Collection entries
*** Block opens ***

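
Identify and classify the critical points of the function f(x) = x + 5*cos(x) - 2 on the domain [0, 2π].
f'(x) = 1 - 5*sin(x)

Solve f'(x) = 0 on [0, 2π]:
  f'(x) = 0 ⇔ sin(x) = 1/5, i.e. x = arcsin(1/5) + 2nπ or x = π − arcsin(1/5) + 2nπ; keep the solutions lying in [0, 2π].
  ⇒ x = asin(1/5) ≈ 0.2014, pi - asin(1/5) ≈ 2.9402

f''(x) = -5*cos(x)
Second-derivative test at each critical point:
  f''(0.2014) = -4.8990 < 0 → local maximum
  f''(2.9402) = 4.8990 > 0 → local minimum

Critical points: x = asin(1/5) ≈ 0.2014 (local maximum); x = pi - asin(1/5) ≈ 2.9402 (local minimum)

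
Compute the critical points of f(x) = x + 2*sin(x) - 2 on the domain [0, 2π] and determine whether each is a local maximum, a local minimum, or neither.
f'(x) = 2*cos(x) + 1

Solve f'(x) = 0 on [0, 2π]:
  f'(x) = 0 ⇔ cos(x) = -1/2, i.e. x = ±arccos(-1/2) + 2nπ; keep the solutions lying in [0, 2π].
  ⇒ x = 2*pi/3 ≈ 2.0944, 4*pi/3 ≈ 4.1888

f''(x) = -2*sin(x)
Second-derivative test at each critical point:
  f''(2.0944) = -1.7321 < 0 → local maximum
  f''(4.1888) = 1.7321 > 0 → local minimum

Critical points: x = 2*pi/3 ≈ 2.0944 (local maximum); x = 4*pi/3 ≈ 4.1888 (local minimum)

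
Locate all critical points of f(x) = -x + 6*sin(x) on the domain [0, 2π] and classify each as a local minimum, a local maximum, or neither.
f'(x) = 6*cos(x) - 1

Solve f'(x) = 0 on [0, 2π]:
  f'(x) = 0 ⇔ cos(x) = 1/6, i.e. x = ±arccos(1/6) + 2nπ; keep the solutions lying in [0, 2π].
  ⇒ x = acos(1/6) ≈ 1.4033, -acos(1/6) + 2*pi ≈ 4.8798

f''(x) = -6*sin(x)
Second-derivative test at each critical point:
  f''(1.4033) = -5.9161 < 0 → local maximum
  f''(4.8798) = 5.9161 > 0 → local minimum

Critical points: x = acos(1/6) ≈ 1.4033 (local maximum); x = -acos(1/6) + 2*pi ≈ 4.8798 (local minimum)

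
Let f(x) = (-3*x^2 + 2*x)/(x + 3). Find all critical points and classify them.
f'(x) = 3*(-x^2 - 6*x + 2)/(x^2 + 6*x + 9)

Solve f'(x) = 0:
  f'(x) = -3*(x^2 + 6*x - 2)/(x + 3)^2; the denominator is positive wherever f is defined, so f'(x) = 0 ⇔ -3*x^2 - 18*x + 6 = 0.
  Factor: -3*x^2 - 18*x + 6 = -3*(x^2 + 6*x - 2); x^2 + 6*x - 2 = 0 has no rational roots; quadratic formula: x = (-6 ± √44)/2.
  ⇒ x = -sqrt(11) - 3 ≈ -6.3166, -3 + sqrt(11) ≈ 0.3166

f''(x) = -66/(x^3 + 9*x^2 + 27*x + 27)
Second-derivative test at each critical point:
  f''(-6.3166) = 1.8091 > 0 → local minimum
  f''(0.3166) = -1.8091 < 0 → local maximum

Critical points: x = -sqrt(11) - 3 ≈ -6.3166 (local minimum); x = -3 + sqrt(11) ≈ 0.3166 (local maximum)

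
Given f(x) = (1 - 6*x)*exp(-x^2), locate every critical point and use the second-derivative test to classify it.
f'(x) = 2*(x*(6*x - 1) - 3)*exp(-x^2)

Solve f'(x) = 0:
  f'(x) = (12*x^2 - 2*x - 6)·exp(-x^2) and exp(-x^2) > 0 for every x, so f'(x) = 0 ⇔ 12*x^2 - 2*x - 6 = 0.
  Factor: 12*x^2 - 2*x - 6 = 2*(6*x^2 - x - 3); 6*x^2 - x - 3 = 0 has no rational roots; quadratic formula: x = (1 ± √73)/12.
  ⇒ x = 1/12 - sqrt(73)/12 ≈ -0.6287, 1/12 + sqrt(73)/12 ≈ 0.7953

f''(x) = 2*(2*x^2*(1 - 6*x) + 18*x - 1)*exp(-x^2)
Second-derivative test at each critical point:
  f''(-0.6287) = -11.5093 < 0 → local maximum
  f''(0.7953) = 9.0777 > 0 → local minimum

Critical points: x = 1/12 - sqrt(73)/12 ≈ -0.6287 (local maximum); x = 1/12 + sqrt(73)/12 ≈ 0.7953 (local minimum)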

*** Block closes ***

▸ **Assignment**
Transcribe all of the data so that each line matches the source exactly.

▸ **Answer below**
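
Identify and classify the critical points of the function f(x) = x + 5*cos(x) - 2 on the domain [0, 2π].
f'(x) = 1 - 5*sin(x)

Solve f'(x) = 0 on [0, 2π]:
  f'(x) = 0 ⇔ sin(x) = 1/5, i.e. x = arcsin(1/5) + 2nπ or x = π − arcsin(1/5) + 2nπ; keep the solutions lying in [0, 2π].
  ⇒ x = asin(1/5) ≈ 0.2014, pi - asin(1/5) ≈ 2.9402

f''(x) = -5*cos(x)
Second-derivative test at each critical point:
  f''(0.2014) = -4.8990 < 0 → local maximum
  f''(2.9402) = 4.8990 > 0 → local minimum

Critical points: x = asin(1/5) ≈ 0.2014 (local maximum); x = pi - asin(1/5) ≈ 2.9402 (local minimum)

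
Compute the critical points of f(x) = x + 2*sin(x) - 2 on the domain [0, 2π] and determine whether each is a local maximum, a local minimum, or neither.
f'(x) = 2*cos(x) + 1

Solve f'(x) = 0 on [0, 2π]:
  f'(x) = 0 ⇔ cos(x) = -1/2, i.e. x = ±arccos(-1/2) + 2nπ; keep the solutions lying in [0, 2π].
  ⇒ x = 2*pi/3 ≈ 2.0944, 4*pi/3 ≈ 4.1888

f''(x) = -2*sin(x)
Second-derivative test at each critical point:
  f''(2.0944) = -1.7321 < 0 → local maximum
  f''(4.1888) = 1.7321 > 0 → local minimum

Critical points: x = 2*pi/3 ≈ 2.0944 (local maximum); x = 4*pi/3 ≈ 4.1888 (local minimum)

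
Locate all critical points of f(x) = -x + 6*sin(x) on the domain [0, 2π] and classify each as a local minimum, a local maximum, or neither.
f'(x) = 6*cos(x) - 1

Solve f'(x) = 0 on [0, 2π]:
  f'(x) = 0 ⇔ cos(x) = 1/6, i.e. x = ±arccos(1/6) + 2nπ; keep the solutions lying in [0, 2π].
  ⇒ x = acos(1/6) ≈ 1.4033, -acos(1/6) + 2*pi ≈ 4.8798

f''(x) = -6*sin(x)
Second-derivative test at each critical point:
  f''(1.4033) = -5.9161 < 0 → local maximum
  f''(4.8798) = 5.9161 > 0 → local minimum

Critical points: x = acos(1/6) ≈ 1.4033 (local maximum); x = -acos(1/6) + 2*pi ≈ 4.8798 (local minimum)

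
Let f(x) = (-3*x^2 + 2*x)/(x + 3). Find all critical points and classify them.
f'(x) = 3*(-x^2 - 6*x + 2)/(x^2 + 6*x + 9)

Solve f'(x) = 0:
  f'(x) = -3*(x^2 + 6*x - 2)/(x + 3)^2; the denominator is positive wherever f is defined, so f'(x) = 0 ⇔ -3*x^2 - 18*x + 6 = 0.
  Factor: -3*x^2 - 18*x + 6 = -3*(x^2 + 6*x - 2); x^2 + 6*x - 2 = 0 has no rational roots; quadratic formula: x = (-6 ± √44)/2.
  ⇒ x = -sqrt(11) - 3 ≈ -6.3166, -3 + sqrt(11) ≈ 0.3166

f''(x) = -66/(x^3 + 9*x^2 + 27*x + 27)
Second-derivative test at each critical point:
  f''(-6.3166) = 1.8091 > 0 → local minimum
  f''(0.3166) = -1.8091 < 0 → local maximum

Critical points: x = -sqrt(11) - 3 ≈ -6.3166 (local minimum); x = -3 + sqrt(11) ≈ 0.3166 (local maximum)

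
Given f(x) = (1 - 6*x)*exp(-x^2), locate every critical point and use the second-derivative test to classify it.
f'(x) = 2*(x*(6*x - 1) - 3)*exp(-x^2)

Solve f'(x) = 0:
  f'(x) = (12*x^2 - 2*x - 6)·exp(-x^2) and exp(-x^2) > 0 for every x, so f'(x) = 0 ⇔ 12*x^2 - 2*x - 6 = 0.
  Factor: 12*x^2 - 2*x - 6 = 2*(6*x^2 - x - 3); 6*x^2 - x - 3 = 0 has no rational roots; quadratic formula: x = (1 ± √73)/12.
  ⇒ x = 1/12 - sqrt(73)/12 ≈ -0.6287, 1/12 + sqrt(73)/12 ≈ 0.7953

f''(x) = 2*(2*x^2*(1 - 6*x) + 18*x - 1)*exp(-x^2)
Second-derivative test at each critical point:
  f''(-0.6287) = -11.5093 < 0 → local maximum
  f''(0.7953) = 9.0777 > 0 → local minimum

Critical points: x = 1/12 - sqrt(73)/12 ≈ -0.6287 (local maximum); x = 1/12 + sqrt(73)/12 ≈ 0.7953 (local minimum)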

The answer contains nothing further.